## Task
Look through the listing for the word "Static". Copy each line that has it.

##############################

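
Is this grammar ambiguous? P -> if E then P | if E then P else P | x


dangling else: 'if E then if E then x else x' parses two ways
Ambiguous


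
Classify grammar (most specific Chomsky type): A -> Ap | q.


Left-linear: every RHS is a terminal or one nonterminal followed by a terminal
Classification: Type 3 (Regular)


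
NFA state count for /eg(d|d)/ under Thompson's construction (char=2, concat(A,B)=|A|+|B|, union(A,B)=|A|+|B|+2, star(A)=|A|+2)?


Syntax tree has 4 char leaf(s), 1 union(s), 0 star(s)
chars contribute 4×2 = 8; each union adds +2; each star adds +2
Total: 8 + 2 + 0 = 10 states


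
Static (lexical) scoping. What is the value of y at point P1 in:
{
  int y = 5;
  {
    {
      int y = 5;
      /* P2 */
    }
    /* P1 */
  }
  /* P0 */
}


P1's block does not declare y; resolves to the enclosing declaration at depth 0
y = 5


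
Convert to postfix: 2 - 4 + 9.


Left to right (same or higher precedence on left)
Postfix: 2 4 - 9 +


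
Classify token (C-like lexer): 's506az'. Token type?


Pattern: letter/underscore followed by alphanumerics, not a keyword
Type: IDENTIFIER


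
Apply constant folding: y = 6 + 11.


6 + 11 = 17 at compile time
Optimized: y = 17


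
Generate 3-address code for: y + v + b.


Break into single-operator statements:
t1 = y + v
t2 = t1 + b


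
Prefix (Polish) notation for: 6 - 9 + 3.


left-to-right (same/higher precedence on left): tree is (+ (- 6 9) 3)
Prefix: + - 6 9 3


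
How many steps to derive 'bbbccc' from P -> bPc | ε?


Derivation: P => bPc => bbPcc => bbbPccc => bbbccc
Steps: 4


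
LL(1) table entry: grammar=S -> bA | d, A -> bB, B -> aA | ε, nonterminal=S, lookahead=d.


For [S, d]: 'd' ∈ FIRST(d)
Entry: S -> d


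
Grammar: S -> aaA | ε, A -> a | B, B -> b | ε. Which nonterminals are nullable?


A nonterminal is nullable iff some alternative derives ε (directly, or every symbol in it is nullable)
Nullable: {A, B, S}


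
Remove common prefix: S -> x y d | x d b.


Common prefix: 'x'
Factored: S -> x S', S' -> y d | d b


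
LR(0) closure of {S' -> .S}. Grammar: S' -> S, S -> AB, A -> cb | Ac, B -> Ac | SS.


Start: S' -> .S
For each item with dot before a nonterminal B, add B -> .γ for every B-production
Closure: [S' -> .S, S -> .AB, A -> .cb, A -> .Ac]


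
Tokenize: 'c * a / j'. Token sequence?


Scan left to right, longest-match per lexeme
Tokens: ID(c), OP(*), ID(a), OP(/), ID(j)


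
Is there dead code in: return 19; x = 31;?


statement follows a return and is unreachable
Dead: 'x = 31'


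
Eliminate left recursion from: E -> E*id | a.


Left-recursive alternatives: E*id; non-recursive: a
Introduce E': E -> aE', E' -> *idE' | ε


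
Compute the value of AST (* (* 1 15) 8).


Evaluate inner: (* 1 15) = 15
Evaluate root: (* 15 8) = 120
Result: 120


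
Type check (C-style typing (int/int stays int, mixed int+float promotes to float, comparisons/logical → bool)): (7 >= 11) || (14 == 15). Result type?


Operand types: bool || bool
Rule: logical operators take bool operands and yield bool
Result type: bool


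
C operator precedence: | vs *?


'*' is multiplicative (level 10); '|' is bitwise OR (level 3)
Higher level binds tighter
'*' has higher precedence than '|'


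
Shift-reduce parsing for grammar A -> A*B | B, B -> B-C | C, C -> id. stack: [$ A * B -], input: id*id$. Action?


no handle; shift 'id'
Action: shift


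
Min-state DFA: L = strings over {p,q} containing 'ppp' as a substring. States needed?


KMP-style automaton: 3 progress states + 1 absorbing accept = 4
Minimal DFA: 4 states


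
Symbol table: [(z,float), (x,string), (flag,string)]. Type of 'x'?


Lookup 'x' → type string


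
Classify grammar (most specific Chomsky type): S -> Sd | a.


Left-linear: every RHS is a terminal or one nonterminal followed by a terminal
Classification: Type 3 (Regular)


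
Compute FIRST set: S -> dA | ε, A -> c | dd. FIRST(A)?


Per alternative of A: FIRST(c) = {c}; FIRST(dd) = {d}
FIRST(A) = {c, d}


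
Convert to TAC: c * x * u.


Break into single-operator statements:
t1 = c * x
t2 = t1 * u


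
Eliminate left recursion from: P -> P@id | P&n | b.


Left-recursive alternatives: P@id, P&n; non-recursive: b
Introduce P': P -> bP', P' -> @idP' | &nP' | ε


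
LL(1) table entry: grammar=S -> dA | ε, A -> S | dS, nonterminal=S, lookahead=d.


For [S, d]: 'd' ∈ FIRST(dA)
Entry: S -> dA


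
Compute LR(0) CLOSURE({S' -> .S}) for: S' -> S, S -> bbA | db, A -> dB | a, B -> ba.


Start: S' -> .S
For each item with dot before a nonterminal B, add B -> .γ for every B-production
Closure: [S' -> .S, S -> .bbA, S -> .db]


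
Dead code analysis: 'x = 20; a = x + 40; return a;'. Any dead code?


x is read by a's definition; a is returned
No dead code


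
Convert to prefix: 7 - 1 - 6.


left-to-right (same/higher precedence on left): tree is (- (- 7 1) 6)
Prefix: - - 7 1 6


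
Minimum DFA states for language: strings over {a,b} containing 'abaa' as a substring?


KMP-style automaton: 4 progress states + 1 absorbing accept = 5
Minimal DFA: 5 states


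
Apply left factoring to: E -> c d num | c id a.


Common prefix: 'c'
Factored: E -> c E', E' -> d num | id a


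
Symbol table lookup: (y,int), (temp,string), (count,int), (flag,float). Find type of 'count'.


Lookup 'count' → type int


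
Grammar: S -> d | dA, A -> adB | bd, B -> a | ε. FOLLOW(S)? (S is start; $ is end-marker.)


$ ∈ FOLLOW(S). For each A -> αBβ: add FIRST(β)\{ε} to FOLLOW(B); if β nullable, add FOLLOW(A).
FOLLOW(S) = {$}


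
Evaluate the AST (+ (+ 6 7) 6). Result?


Evaluate inner: (+ 6 7) = 13
Evaluate root: (+ 13 6) = 19
Result: 19


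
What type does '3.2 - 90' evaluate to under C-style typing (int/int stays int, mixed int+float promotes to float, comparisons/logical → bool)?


Operand types: float - int
Rule: mixed int/float promotes to float; int/int stays int
Result type: float


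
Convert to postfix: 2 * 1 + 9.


Left to right (same or higher precedence on left)
Postfix: 2 1 * 9 +


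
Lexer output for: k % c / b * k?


Scan left to right, longest-match per lexeme
Tokens: ID(k), OP(%), ID(c), OP(/), ID(b), OP(*), ID(k)


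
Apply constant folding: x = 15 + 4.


15 + 4 = 19 at compile time
Optimized: x = 19


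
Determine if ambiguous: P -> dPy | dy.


balanced d^n…y^n: each string has a unique parse
Unambiguous


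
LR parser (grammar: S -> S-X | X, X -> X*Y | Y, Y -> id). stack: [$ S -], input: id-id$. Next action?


no handle ('S-' is not any RHS); shift 'id'
Action: shift


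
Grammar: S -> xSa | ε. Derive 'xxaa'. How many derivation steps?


Derivation: S => xSa => xxSaa => xxaa
Steps: 3


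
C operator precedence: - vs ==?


'-' is additive (level 9); '==' is equality (level 6)
Higher level binds tighter
'-' has higher precedence than '=='


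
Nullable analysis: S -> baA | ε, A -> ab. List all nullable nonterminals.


A nonterminal is nullable iff some alternative derives ε (directly, or every symbol in it is nullable)
Nullable: {S}


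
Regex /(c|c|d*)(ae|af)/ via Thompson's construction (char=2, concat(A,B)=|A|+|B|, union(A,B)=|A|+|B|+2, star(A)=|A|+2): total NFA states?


Syntax tree has 7 char leaf(s), 3 union(s), 1 star(s)
chars contribute 7×2 = 14; each union adds +2; each star adds +2
Total: 14 + 6 + 2 = 22 states


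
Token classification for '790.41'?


Pattern: digits with a decimal point
Type: FLOAT_LITERAL


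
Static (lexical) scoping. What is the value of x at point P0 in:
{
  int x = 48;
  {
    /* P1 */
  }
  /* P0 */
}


x declared in the same block as P0
x = 48


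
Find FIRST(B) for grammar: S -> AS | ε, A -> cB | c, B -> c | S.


Per alternative of B: FIRST(c) = {c}; FIRST(S) = {c, ε}
FIRST(B) = {c, ε}


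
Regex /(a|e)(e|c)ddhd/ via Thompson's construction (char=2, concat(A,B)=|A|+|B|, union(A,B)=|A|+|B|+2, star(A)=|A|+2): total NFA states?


Syntax tree has 8 char leaf(s), 2 union(s), 0 star(s)
chars contribute 8×2 = 16; each union adds +2; each star adds +2
Total: 16 + 4 + 0 = 20 states


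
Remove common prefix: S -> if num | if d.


Common prefix: 'if'
Factored: S -> if S', S' -> num | d


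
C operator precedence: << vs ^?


'<<' is shift (level 8); '^' is bitwise XOR (level 4)
Higher level binds tighter
'<<' has higher precedence than '^'


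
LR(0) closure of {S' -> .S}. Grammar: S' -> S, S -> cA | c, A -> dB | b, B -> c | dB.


Start: S' -> .S
For each item with dot before a nonterminal B, add B -> .γ for every B-production
Closure: [S' -> .S, S -> .cA, S -> .c]


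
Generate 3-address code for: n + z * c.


Break into single-operator statements:
t1 = z * c
t2 = n + t1


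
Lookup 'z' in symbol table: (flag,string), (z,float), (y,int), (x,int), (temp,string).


Lookup 'z' → type float


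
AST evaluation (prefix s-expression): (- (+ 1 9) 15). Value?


Evaluate inner: (+ 1 9) = 10
Evaluate root: (- 10 15) = -5
Result: -5


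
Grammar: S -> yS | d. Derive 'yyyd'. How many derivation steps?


Derivation: S => yS => yyS => yyyS => yyyd
Steps: 4


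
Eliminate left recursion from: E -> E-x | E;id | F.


Left-recursive alternatives: E-x, E;id; non-recursive: F
Introduce E': E -> FE', E' -> -xE' | ;idE' | ε


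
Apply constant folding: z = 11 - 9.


11 - 9 = 2 at compile time
Optimized: z = 2


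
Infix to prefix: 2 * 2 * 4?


left-to-right (same/higher precedence on left): tree is (* (* 2 2) 4)
Prefix: * * 2 2 4


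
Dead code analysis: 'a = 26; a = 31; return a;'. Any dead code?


first assignment to a is overwritten before any read
Dead: 'a = 26'


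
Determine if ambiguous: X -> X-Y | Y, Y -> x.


precedence layered via separate nonterminal Y: deterministic
Unambiguous


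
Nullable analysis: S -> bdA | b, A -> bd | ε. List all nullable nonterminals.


A nonterminal is nullable iff some alternative derives ε (directly, or every symbol in it is nullable)
Nullable: {A}


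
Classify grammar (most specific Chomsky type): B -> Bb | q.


Left-linear: every RHS is a terminal or one nonterminal followed by a terminal
Classification: Type 3 (Regular)


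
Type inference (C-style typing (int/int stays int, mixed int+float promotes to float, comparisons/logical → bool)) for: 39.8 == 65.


Operand types: float == int
Rule: comparison yields bool
Result type: bool


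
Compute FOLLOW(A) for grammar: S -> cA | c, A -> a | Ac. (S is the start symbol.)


$ ∈ FOLLOW(S). For each A -> αBβ: add FIRST(β)\{ε} to FOLLOW(B); if β nullable, add FOLLOW(A).
FOLLOW(A) = {$, c}


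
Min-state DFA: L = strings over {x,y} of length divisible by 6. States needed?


Track length mod 6: states 0..5, accept at 0
Minimal DFA: 6 states


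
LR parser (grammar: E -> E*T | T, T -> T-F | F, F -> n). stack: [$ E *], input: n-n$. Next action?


no handle ('E*' is not any RHS); shift 'n'
Action: shift


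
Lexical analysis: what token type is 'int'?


Pattern: reserved word
Type: KEYWORD


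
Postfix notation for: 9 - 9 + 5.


Left to right (same or higher precedence on left)
Postfix: 9 9 - 5 +


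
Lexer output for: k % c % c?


Scan left to right, longest-match per lexeme
Tokens: ID(k), OP(%), ID(c), OP(%), ID(c)


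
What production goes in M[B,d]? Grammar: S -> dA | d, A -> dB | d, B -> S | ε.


For [B, d]: 'd' ∈ FIRST(S)
Entry: B -> S


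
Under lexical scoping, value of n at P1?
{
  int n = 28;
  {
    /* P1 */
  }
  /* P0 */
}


P1's block does not declare n; resolves to the enclosing declaration at depth 0
n = 28


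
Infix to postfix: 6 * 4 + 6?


Left to right (same or higher precedence on left)
Postfix: 6 4 * 6 +


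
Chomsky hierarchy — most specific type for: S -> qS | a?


Right-linear: every RHS is a terminal or a terminal followed by one nonterminal
Classification: Type 3 (Regular)


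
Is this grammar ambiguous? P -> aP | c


right-linear, alternatives start with distinct terminals 'a' vs 'c': unique leftmost derivation
Unambiguous


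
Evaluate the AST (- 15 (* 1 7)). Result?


Evaluate inner: (* 1 7) = 7
Evaluate root: (- 15 7) = 8
Result: 8


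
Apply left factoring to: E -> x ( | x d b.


Common prefix: 'x'
Factored: E -> x E', E' -> ( | d b


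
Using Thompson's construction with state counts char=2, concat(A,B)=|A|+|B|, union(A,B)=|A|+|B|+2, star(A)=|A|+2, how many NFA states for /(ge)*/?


Syntax tree has 2 char leaf(s), 0 union(s), 1 star(s)
chars contribute 2×2 = 4; each union adds +2; each star adds +2
Total: 4 + 0 + 2 = 6 states


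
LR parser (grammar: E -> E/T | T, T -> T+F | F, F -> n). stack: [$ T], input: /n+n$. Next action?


lookahead ∉ {+} so T won't extend; reduce E -> T
Action: reduce (E -> T)


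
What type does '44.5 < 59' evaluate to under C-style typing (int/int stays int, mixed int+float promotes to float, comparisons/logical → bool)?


Operand types: float < int
Rule: comparison yields bool
Result type: bool


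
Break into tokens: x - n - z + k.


Scan left to right, longest-match per lexeme
Tokens: ID(x), OP(-), ID(n), OP(-), ID(z), OP(+), ID(k)


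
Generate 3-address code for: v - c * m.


Break into single-operator statements:
t1 = c * m
t2 = v - t1


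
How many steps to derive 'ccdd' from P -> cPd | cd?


Derivation: P => cPd => ccdd
Steps: 2


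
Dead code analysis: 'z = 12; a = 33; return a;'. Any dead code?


z is assigned but never read
Dead: 'z = 12'


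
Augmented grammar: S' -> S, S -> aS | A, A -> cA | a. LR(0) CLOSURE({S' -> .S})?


Start: S' -> .S
For each item with dot before a nonterminal B, add B -> .γ for every B-production
Closure: [S' -> .S, S -> .aS, S -> .A, A -> .cA, A -> .a]


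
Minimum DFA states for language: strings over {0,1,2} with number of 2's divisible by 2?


Track (count of 2) mod 2: states 0..1, accept at 0
Minimal DFA: 2 states


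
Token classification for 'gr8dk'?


Pattern: letter/underscore followed by alphanumerics, not a keyword
Type: IDENTIFIER


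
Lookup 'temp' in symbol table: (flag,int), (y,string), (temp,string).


Lookup 'temp' → type string


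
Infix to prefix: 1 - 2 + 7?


left-to-right (same/higher precedence on left): tree is (+ (- 1 2) 7)
Prefix: + - 1 2 7


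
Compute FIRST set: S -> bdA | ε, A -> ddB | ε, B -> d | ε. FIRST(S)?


Per alternative of S: FIRST(bdA) = {b}; FIRST(ε) = {ε}
FIRST(S) = {b, ε}


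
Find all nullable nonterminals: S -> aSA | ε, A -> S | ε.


A nonterminal is nullable iff some alternative derives ε (directly, or every symbol in it is nullable)
Nullable: {A, S}


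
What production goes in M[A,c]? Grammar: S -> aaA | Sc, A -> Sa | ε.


For [A, c]: ε is nullable and 'c' ∈ FOLLOW(A)
Entry: A -> ε


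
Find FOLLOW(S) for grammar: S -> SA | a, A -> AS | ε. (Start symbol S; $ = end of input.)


$ ∈ FOLLOW(S). For each A -> αBβ: add FIRST(β)\{ε} to FOLLOW(B); if β nullable, add FOLLOW(A).
FOLLOW(S) = {$, a}


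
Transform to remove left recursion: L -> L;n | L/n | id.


Left-recursive alternatives: L;n, L/n; non-recursive: id
Introduce L': L -> idL', L' -> ;nL' | /nL' | ε


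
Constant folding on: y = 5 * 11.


5 * 11 = 55 at compile time
Optimized: y = 55


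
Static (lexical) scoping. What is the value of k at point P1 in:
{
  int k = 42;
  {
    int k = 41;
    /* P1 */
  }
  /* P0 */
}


k declared in the same block as P1
k = 41


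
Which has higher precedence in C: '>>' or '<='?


'>>' is shift (level 8); '<=' is relational (level 7)
Higher level binds tighter
'>>' has higher precedence than '<='


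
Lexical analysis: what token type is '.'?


Pattern: operator symbol
Type: OPERATOR


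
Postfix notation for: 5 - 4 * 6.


* has higher precedence, evaluate 4*6 first
Postfix: 5 4 6 * -


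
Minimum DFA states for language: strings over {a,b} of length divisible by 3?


Track length mod 3: states 0..2, accept at 0
Minimal DFA: 3 states


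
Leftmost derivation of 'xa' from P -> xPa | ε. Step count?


Derivation: P => xPa => xa
Steps: 2


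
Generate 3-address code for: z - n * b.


Break into single-operator statements:
t1 = n * b
t2 = z - t1


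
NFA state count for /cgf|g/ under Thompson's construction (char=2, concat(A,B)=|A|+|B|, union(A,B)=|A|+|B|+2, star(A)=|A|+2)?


Syntax tree has 4 char leaf(s), 1 union(s), 0 star(s)
chars contribute 4×2 = 8; each union adds +2; each star adds +2
Total: 8 + 2 + 0 = 10 states


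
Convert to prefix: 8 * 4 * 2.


left-to-right (same/higher precedence on left): tree is (* (* 8 4) 2)
Prefix: * * 8 4 2


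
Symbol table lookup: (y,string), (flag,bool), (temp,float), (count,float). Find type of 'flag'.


Lookup 'flag' → type bool


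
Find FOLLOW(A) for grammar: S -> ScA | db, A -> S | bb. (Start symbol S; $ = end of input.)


$ ∈ FOLLOW(S). For each A -> αBβ: add FIRST(β)\{ε} to FOLLOW(B); if β nullable, add FOLLOW(A).
FOLLOW(A) = {$, c}


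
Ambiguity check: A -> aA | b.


right-linear, alternatives start with distinct terminals 'a' vs 'b': unique leftmost derivation
Unambiguous


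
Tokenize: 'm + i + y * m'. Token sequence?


Scan left to right, longest-match per lexeme
Tokens: ID(m), OP(+), ID(i), OP(+), ID(y), OP(*), ID(m)


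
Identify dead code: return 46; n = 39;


statement follows a return and is unreachable
Dead: 'n = 39'


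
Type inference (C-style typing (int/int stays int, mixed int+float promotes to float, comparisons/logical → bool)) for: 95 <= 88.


Operand types: int <= int
Rule: comparison yields bool
Result type: bool


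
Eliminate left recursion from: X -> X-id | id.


Left-recursive alternatives: X-id; non-recursive: id
Introduce X': X -> idX', X' -> -idX' | ε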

##############################

## Answer for this exercise
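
Static (lexical) scoping. What is the value of y at point P1 in:
Static (lexical) scoping. What is the value of x at point P0 in:
Static (lexical) scoping. What is the value of k at point P1 in: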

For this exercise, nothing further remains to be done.